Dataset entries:
━━━━

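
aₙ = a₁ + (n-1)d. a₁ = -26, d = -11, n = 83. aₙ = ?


aₙ = a₁ + (n-1)d
= -26 + (83-1)×-11
= -26 - 902
= -928

a_83 = -928


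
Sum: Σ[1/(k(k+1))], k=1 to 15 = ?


1/(k(k+1)) = 1/k - 1/(k+1) (partial fractions)
Telescoping: Σ = 1 - 1/16 = 15/16

Sum = 15/16


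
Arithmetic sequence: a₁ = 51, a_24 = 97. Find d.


d = (aₙ - a₁)/(n-1)
= (97 - 51)/(24-1)
= 46/23 = 2

d = 2


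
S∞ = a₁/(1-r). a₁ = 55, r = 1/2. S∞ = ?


S∞ = a₁/(1-r) = 55/(1 - 1/2)
= 55/(1/2)
= 110

S∞ = 110


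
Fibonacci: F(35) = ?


Fibonacci sequence: 1, 1, 2, 3, 5, 8, 13, 21, 34, 55, 89, ...
F(35) = 9227465

F(35) = 9227465


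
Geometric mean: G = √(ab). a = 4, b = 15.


GM = √(4×15) = √60 = 7.746

GM = 7.746


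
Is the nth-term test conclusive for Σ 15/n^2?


lim(n→∞) 15/n^2 = 0
lim aₙ = 0 → nth-term test is INCONCLUSIVE
(Need other tests; this is actually a convergent p-series with p=2 > 1)

Inconclusive (lim aₙ = 0; need another test)


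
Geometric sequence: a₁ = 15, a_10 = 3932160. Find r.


r^(n-1) = aₙ/a₁
r^9 = 3932160/15 = 262144
r = 262144^(1/9)
= 4

r = 4


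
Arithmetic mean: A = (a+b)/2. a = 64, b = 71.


AM = (64 + 71)/2 = 135/2 = 67.5

AM = 67.5


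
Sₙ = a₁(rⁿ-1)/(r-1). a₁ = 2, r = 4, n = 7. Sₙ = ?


Sₙ = 2×(4^7 - 1)/(4 - 1)
= 2×(16384 - 1)/3
= 2×16383/3
= 10922

S_7 = 10922


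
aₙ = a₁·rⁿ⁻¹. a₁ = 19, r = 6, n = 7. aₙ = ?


aₙ = a₁·r^(n-1)
= 19×6^6
= 19×46656
= 886464

a_7 = 886464


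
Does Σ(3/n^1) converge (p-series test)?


p-series test: Σ c/n^p converges if p > 1, diverges if p ≤ 1 (constant c > 0 doesn't affect convergence).
p = 1
1 ≤ 1 → DIVERGES

Diverges (p = 1 ≤ 1)


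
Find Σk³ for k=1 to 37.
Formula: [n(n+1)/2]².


n(n+1)/2 = 37×38/2 = 703
Σk³ = 703² = 494209

Σk³ = 494209


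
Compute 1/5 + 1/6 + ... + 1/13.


Σₖ₌5^13 1/k = 1/5 + 1/6 + 1/7 + 1/8 + 1/9 + 1/10 + 1/11 + 1/12 + 1/13
= 395243/360360
≈ 1.0968

Sum = 395243/360360 ≈ 1.0968


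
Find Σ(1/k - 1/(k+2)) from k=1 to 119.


Telescoping with gap 2: two head and two tail terms survive.
= (1 + 1/2) - (1/120 + 1/121)
= 3/2 - 1/120 - 1/121 = 21539/14520

Sum = 21539/14520


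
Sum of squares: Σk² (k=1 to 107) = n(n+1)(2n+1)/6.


n = 107
n(n+1)(2n+1)/6 = 107×108×215/6
= 2484540/6 = 414090

Σk² = 414090


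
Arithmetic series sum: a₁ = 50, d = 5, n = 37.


aₙ = 50 + (37-1)×5 = 230
Sₙ = n(a₁+aₙ)/2 = 37×(50+230)/2
= 37×280/2 = 5180

S_37 = 5180


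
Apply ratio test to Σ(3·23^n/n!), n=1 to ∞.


aₙ = 3·23^n/n!
a_{n+1}/aₙ = 23^(n+1)/(n+1)! × n!/23^n  (constant 3 cancels)
= 23/(n+1)
L = lim(n→∞) 23/(n+1) = 0
L < 1 → series CONVERGES

Converges (ratio test: L = 0 < 1)


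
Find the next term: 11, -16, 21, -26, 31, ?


Pattern: alternating sign, magnitude arithmetic (d=5)
Terms: 11, -16, 21, -26, 31
Next term = -36

Next term = -36


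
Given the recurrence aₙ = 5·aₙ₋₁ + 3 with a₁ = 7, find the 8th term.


Computing step by step:
a_1 = 7
a_2 = 38
a_3 = 193
a_4 = 968
a_5 = 4843
a_6 = 24218
a_7 = 121093
a_8 = 605468


a_8 = 605468


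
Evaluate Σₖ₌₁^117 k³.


n(n+1)/2 = 117×118/2 = 6903
Σk³ = 6903² = 47651409

Σk³ = 47651409


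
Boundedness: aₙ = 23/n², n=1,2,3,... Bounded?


a₁ = 23, a₂ = 23/4, a₃ = 23/9, ...
0 < aₙ ≤ 23 for all n ≥ 1
The sequence IS bounded

Bounded (0 < aₙ ≤ 23)


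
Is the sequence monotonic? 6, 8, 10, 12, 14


Differences: 2, 2, 2, 2
All differences > 0 → strictly INCREASING

Monotonically increasing


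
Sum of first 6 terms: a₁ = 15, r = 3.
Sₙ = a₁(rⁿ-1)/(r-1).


Sₙ = 15×(3^6 - 1)/(3 - 1)
= 15×(729 - 1)/2
= 15×728/2
= 5460

S_6 = 5460


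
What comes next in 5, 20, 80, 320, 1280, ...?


Pattern: geometric (r=4)
Terms: 5, 20, 80, 320, 1280
Next term = 5120

Next term = 5120


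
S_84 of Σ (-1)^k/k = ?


S = -1 + 1/2 - 1/3 + 1/4 - 1/5 + 1/6 - 1/7 + 1/8 ± ...
= -0.6872
(Full series converges to -ln(2) ≈ -0.6931)

S_84 = -0.6872


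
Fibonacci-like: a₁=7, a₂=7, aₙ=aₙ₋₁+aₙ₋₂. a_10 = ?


Computing iteratively: 7, 7, 14, 21, 35, 56, 91, 147, 238, 385
a_10 = 385

a_10 = 385


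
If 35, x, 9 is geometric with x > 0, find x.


GM = √(35×9) = √315 = 17.7482

GM = 17.7482


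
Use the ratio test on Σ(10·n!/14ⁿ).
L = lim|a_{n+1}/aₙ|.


aₙ = 10·n!/14^n
a_{n+1}/aₙ = (n+1)!/14^(n+1) × 14^n/n!  (constant 10 cancels)
= (n+1)/14
L = lim(n→∞) (n+1)/14 = ∞
L > 1 → series DIVERGES

Diverges (ratio test: L = ∞ > 1)


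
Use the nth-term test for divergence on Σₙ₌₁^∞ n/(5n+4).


lim(n→∞) n/(5n+4) = 1/5 = 1/5  (divide numerator and denominator by n)
lim aₙ = 1/5 ≠ 0 → series DIVERGES

Diverges (lim aₙ = 1/5 ≠ 0)


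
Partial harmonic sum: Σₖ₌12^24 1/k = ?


Σₖ₌12^24 1/k = 1/12 + 1/13 + 1/14 + ... + 1/24
= 4048229831/5354228880
≈ 0.7561

Sum = 4048229831/5354228880 ≈ 0.7561


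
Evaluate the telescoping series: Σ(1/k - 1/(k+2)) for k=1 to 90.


Telescoping with gap 2: two head and two tail terms survive.
= (1 + 1/2) - (1/91 + 1/92)
= 3/2 - 1/91 - 1/92 = 12375/8372

Sum = 12375/8372


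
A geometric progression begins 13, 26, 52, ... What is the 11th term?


aₙ = a₁·r^(n-1)
= 13×2^10
= 13×1024
= 13312

a_11 = 13312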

━━━━

Problem description: Generate an exact reproduction of all entries.

Response area:
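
aₙ = a₁ + (n-1)d. a₁ = -26, d = -11, n = 83. aₙ = ?


aₙ = a₁ + (n-1)d
= -26 + (83-1)×-11
= -26 - 902
= -928

a_83 = -928


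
Sum: Σ[1/(k(k+1))], k=1 to 15 = ?


1/(k(k+1)) = 1/k - 1/(k+1) (partial fractions)
Telescoping: Σ = 1 - 1/16 = 15/16

Sum = 15/16


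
Arithmetic sequence: a₁ = 51, a_24 = 97. Find d.


d = (aₙ - a₁)/(n-1)
= (97 - 51)/(24-1)
= 46/23 = 2

d = 2


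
S∞ = a₁/(1-r). a₁ = 55, r = 1/2. S∞ = ?


S∞ = a₁/(1-r) = 55/(1 - 1/2)
= 55/(1/2)
= 110

S∞ = 110


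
Fibonacci: F(35) = ?


Fibonacci sequence: 1, 1, 2, 3, 5, 8, 13, 21, 34, 55, 89, ...
F(35) = 9227465

F(35) = 9227465


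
Geometric mean: G = √(ab). a = 4, b = 15.


GM = √(4×15) = √60 = 7.746

GM = 7.746


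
Is the nth-term test conclusive for Σ 15/n^2?


lim(n→∞) 15/n^2 = 0
lim aₙ = 0 → nth-term test is INCONCLUSIVE
(Need other tests; this is actually a convergent p-series with p=2 > 1)

Inconclusive (lim aₙ = 0; need another test)


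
Geometric sequence: a₁ = 15, a_10 = 3932160. Find r.


r^(n-1) = aₙ/a₁
r^9 = 3932160/15 = 262144
r = 262144^(1/9)
= 4

r = 4


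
Arithmetic mean: A = (a+b)/2. a = 64, b = 71.


AM = (64 + 71)/2 = 135/2 = 67.5

AM = 67.5


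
Sₙ = a₁(rⁿ-1)/(r-1). a₁ = 2, r = 4, n = 7. Sₙ = ?


Sₙ = 2×(4^7 - 1)/(4 - 1)
= 2×(16384 - 1)/3
= 2×16383/3
= 10922

S_7 = 10922


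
aₙ = a₁·rⁿ⁻¹. a₁ = 19, r = 6, n = 7. aₙ = ?


aₙ = a₁·r^(n-1)
= 19×6^6
= 19×46656
= 886464

a_7 = 886464


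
Does Σ(3/n^1) converge (p-series test)?


p-series test: Σ c/n^p converges if p > 1, diverges if p ≤ 1 (constant c > 0 doesn't affect convergence).
p = 1
1 ≤ 1 → DIVERGES

Diverges (p = 1 ≤ 1)


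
Find Σk³ for k=1 to 37.
Formula: [n(n+1)/2]².


n(n+1)/2 = 37×38/2 = 703
Σk³ = 703² = 494209

Σk³ = 494209


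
Compute 1/5 + 1/6 + ... + 1/13.


Σₖ₌5^13 1/k = 1/5 + 1/6 + 1/7 + 1/8 + 1/9 + 1/10 + 1/11 + 1/12 + 1/13
= 395243/360360
≈ 1.0968

Sum = 395243/360360 ≈ 1.0968


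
Find Σ(1/k - 1/(k+2)) from k=1 to 119.


Telescoping with gap 2: two head and two tail terms survive.
= (1 + 1/2) - (1/120 + 1/121)
= 3/2 - 1/120 - 1/121 = 21539/14520

Sum = 21539/14520


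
Sum of squares: Σk² (k=1 to 107) = n(n+1)(2n+1)/6.


n = 107
n(n+1)(2n+1)/6 = 107×108×215/6
= 2484540/6 = 414090

Σk² = 414090


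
Arithmetic series sum: a₁ = 50, d = 5, n = 37.


aₙ = 50 + (37-1)×5 = 230
Sₙ = n(a₁+aₙ)/2 = 37×(50+230)/2
= 37×280/2 = 5180

S_37 = 5180


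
Apply ratio test to Σ(3·23^n/n!), n=1 to ∞.


aₙ = 3·23^n/n!
a_{n+1}/aₙ = 23^(n+1)/(n+1)! × n!/23^n  (constant 3 cancels)
= 23/(n+1)
L = lim(n→∞) 23/(n+1) = 0
L < 1 → series CONVERGES

Converges (ratio test: L = 0 < 1)


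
Find the next term: 11, -16, 21, -26, 31, ?


Pattern: alternating sign, magnitude arithmetic (d=5)
Terms: 11, -16, 21, -26, 31
Next term = -36

Next term = -36


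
Given the recurrence aₙ = 5·aₙ₋₁ + 3 with a₁ = 7, find the 8th term.


Computing step by step:
a_1 = 7
a_2 = 38
a_3 = 193
a_4 = 968
a_5 = 4843
a_6 = 24218
a_7 = 121093
a_8 = 605468


a_8 = 605468


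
Evaluate Σₖ₌₁^117 k³.


n(n+1)/2 = 117×118/2 = 6903
Σk³ = 6903² = 47651409

Σk³ = 47651409


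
Boundedness: aₙ = 23/n², n=1,2,3,... Bounded?


a₁ = 23, a₂ = 23/4, a₃ = 23/9, ...
0 < aₙ ≤ 23 for all n ≥ 1
The sequence IS bounded

Bounded (0 < aₙ ≤ 23)


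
Is the sequence monotonic? 6, 8, 10, 12, 14


Differences: 2, 2, 2, 2
All differences > 0 → strictly INCREASING

Monotonically increasing


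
Sum of first 6 terms: a₁ = 15, r = 3.
Sₙ = a₁(rⁿ-1)/(r-1).


Sₙ = 15×(3^6 - 1)/(3 - 1)
= 15×(729 - 1)/2
= 15×728/2
= 5460

S_6 = 5460


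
What comes next in 5, 20, 80, 320, 1280, ...?


Pattern: geometric (r=4)
Terms: 5, 20, 80, 320, 1280
Next term = 5120

Next term = 5120


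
S_84 of Σ (-1)^k/k = ?


S = -1 + 1/2 - 1/3 + 1/4 - 1/5 + 1/6 - 1/7 + 1/8 ± ...
= -0.6872
(Full series converges to -ln(2) ≈ -0.6931)

S_84 = -0.6872


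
Fibonacci-like: a₁=7, a₂=7, aₙ=aₙ₋₁+aₙ₋₂. a_10 = ?


Computing iteratively: 7, 7, 14, 21, 35, 56, 91, 147, 238, 385
a_10 = 385

a_10 = 385


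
If 35, x, 9 is geometric with x > 0, find x.


GM = √(35×9) = √315 = 17.7482

GM = 17.7482


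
Use the ratio test on Σ(10·n!/14ⁿ).
L = lim|a_{n+1}/aₙ|.


aₙ = 10·n!/14^n
a_{n+1}/aₙ = (n+1)!/14^(n+1) × 14^n/n!  (constant 10 cancels)
= (n+1)/14
L = lim(n→∞) (n+1)/14 = ∞
L > 1 → series DIVERGES

Diverges (ratio test: L = ∞ > 1)


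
Use the nth-term test for divergence on Σₙ₌₁^∞ n/(5n+4).


lim(n→∞) n/(5n+4) = 1/5 = 1/5  (divide numerator and denominator by n)
lim aₙ = 1/5 ≠ 0 → series DIVERGES

Diverges (lim aₙ = 1/5 ≠ 0)


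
Partial harmonic sum: Σₖ₌12^24 1/k = ?


Σₖ₌12^24 1/k = 1/12 + 1/13 + 1/14 + ... + 1/24
= 4048229831/5354228880
≈ 0.7561

Sum = 4048229831/5354228880 ≈ 0.7561


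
Evaluate the telescoping series: Σ(1/k - 1/(k+2)) for k=1 to 90.


Telescoping with gap 2: two head and two tail terms survive.
= (1 + 1/2) - (1/91 + 1/92)
= 3/2 - 1/91 - 1/92 = 12375/8372

Sum = 12375/8372


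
A geometric progression begins 13, 26, 52, ... What is the 11th term?


aₙ = a₁·r^(n-1)
= 13×2^10
= 13×1024
= 13312

a_11 = 13312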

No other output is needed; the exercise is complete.